(Stored items from a collection)
######
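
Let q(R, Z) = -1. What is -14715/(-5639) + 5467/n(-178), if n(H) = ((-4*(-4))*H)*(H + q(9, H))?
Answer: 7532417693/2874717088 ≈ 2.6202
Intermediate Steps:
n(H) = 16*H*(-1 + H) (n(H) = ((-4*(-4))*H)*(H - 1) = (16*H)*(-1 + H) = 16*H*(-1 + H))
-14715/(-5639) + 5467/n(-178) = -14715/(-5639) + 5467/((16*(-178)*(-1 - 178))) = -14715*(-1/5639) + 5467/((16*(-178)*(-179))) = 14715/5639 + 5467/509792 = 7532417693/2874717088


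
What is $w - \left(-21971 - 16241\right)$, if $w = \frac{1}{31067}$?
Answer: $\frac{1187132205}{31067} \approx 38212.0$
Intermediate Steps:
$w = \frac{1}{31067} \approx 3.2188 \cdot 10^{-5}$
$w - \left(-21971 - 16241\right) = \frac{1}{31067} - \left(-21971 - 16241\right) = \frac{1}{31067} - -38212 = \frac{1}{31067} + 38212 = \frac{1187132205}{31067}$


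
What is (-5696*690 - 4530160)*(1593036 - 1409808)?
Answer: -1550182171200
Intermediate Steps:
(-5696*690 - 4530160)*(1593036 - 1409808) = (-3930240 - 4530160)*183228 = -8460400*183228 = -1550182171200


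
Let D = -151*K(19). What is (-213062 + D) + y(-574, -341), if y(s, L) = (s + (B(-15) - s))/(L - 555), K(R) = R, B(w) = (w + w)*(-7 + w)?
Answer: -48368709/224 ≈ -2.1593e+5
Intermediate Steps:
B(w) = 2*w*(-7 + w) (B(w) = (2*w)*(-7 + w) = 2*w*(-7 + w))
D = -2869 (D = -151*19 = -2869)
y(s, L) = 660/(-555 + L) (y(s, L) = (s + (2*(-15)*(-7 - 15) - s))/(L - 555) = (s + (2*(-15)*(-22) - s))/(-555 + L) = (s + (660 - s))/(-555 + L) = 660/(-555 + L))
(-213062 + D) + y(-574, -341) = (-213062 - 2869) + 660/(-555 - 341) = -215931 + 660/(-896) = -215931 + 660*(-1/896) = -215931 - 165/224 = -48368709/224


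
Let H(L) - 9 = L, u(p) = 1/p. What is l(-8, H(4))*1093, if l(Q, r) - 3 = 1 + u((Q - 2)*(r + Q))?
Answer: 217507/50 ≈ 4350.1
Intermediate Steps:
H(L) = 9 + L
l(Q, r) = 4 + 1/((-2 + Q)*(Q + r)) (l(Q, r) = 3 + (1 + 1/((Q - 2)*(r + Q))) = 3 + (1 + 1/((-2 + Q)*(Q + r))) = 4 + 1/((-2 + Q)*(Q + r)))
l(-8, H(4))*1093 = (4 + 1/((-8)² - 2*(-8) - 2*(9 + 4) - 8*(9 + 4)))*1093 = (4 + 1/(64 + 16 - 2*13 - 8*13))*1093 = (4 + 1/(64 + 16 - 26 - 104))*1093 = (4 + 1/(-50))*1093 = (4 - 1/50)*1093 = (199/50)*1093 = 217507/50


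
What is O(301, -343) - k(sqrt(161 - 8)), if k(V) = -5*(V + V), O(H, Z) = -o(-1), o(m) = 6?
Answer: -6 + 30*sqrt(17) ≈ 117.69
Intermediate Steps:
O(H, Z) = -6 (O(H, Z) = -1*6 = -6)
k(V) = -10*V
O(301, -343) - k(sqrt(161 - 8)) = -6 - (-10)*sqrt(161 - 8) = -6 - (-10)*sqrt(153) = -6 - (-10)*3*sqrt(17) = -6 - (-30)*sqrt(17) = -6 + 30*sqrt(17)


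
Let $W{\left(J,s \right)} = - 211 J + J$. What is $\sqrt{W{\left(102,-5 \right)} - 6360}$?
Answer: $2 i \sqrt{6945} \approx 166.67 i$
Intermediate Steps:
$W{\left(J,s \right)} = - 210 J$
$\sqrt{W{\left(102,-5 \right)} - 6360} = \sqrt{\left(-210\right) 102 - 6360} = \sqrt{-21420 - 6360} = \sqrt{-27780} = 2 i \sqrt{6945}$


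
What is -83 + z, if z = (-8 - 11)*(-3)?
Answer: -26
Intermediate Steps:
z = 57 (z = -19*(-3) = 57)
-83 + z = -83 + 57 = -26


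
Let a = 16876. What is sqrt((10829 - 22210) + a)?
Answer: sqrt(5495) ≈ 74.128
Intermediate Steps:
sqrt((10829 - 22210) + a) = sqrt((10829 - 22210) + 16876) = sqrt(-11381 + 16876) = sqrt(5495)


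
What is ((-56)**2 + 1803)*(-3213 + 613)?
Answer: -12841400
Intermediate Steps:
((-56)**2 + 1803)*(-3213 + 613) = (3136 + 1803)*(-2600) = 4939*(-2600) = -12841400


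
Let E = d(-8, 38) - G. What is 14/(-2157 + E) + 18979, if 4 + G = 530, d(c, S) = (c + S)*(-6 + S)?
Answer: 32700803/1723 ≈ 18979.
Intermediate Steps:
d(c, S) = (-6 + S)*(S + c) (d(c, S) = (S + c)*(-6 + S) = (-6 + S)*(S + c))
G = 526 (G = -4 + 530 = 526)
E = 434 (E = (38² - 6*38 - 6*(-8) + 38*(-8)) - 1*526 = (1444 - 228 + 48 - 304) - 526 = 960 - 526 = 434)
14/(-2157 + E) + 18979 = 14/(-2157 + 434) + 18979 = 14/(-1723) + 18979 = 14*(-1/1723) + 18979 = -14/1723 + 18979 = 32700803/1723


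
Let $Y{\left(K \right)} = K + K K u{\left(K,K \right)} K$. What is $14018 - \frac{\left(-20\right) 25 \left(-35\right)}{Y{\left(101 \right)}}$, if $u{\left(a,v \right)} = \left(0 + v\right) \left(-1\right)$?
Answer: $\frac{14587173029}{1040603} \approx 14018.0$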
######
» **Task directions**
Those lines above that contain the string "Answer" should be returned.

» **Completed task**
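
Answer: 7532417693/2874717088 ≈ 2.6202
Answer: $\frac{1187132205}{31067} \approx 38212.0$
Answer: -1550182171200
Answer: -48368709/224 ≈ -2.1593e+5
Answer: 217507/50 ≈ 4350.1
Answer: -6 + 30*sqrt(17) ≈ 117.69
Answer: $2 i \sqrt{6945} \approx 166.67 i$
Answer: -26
Answer: sqrt(5495) ≈ 74.128
Answer: -12841400
Answer: 32700803/1723 ≈ 18979.
Answer: $\frac{14587173029}{1040603} \approx 14018.0$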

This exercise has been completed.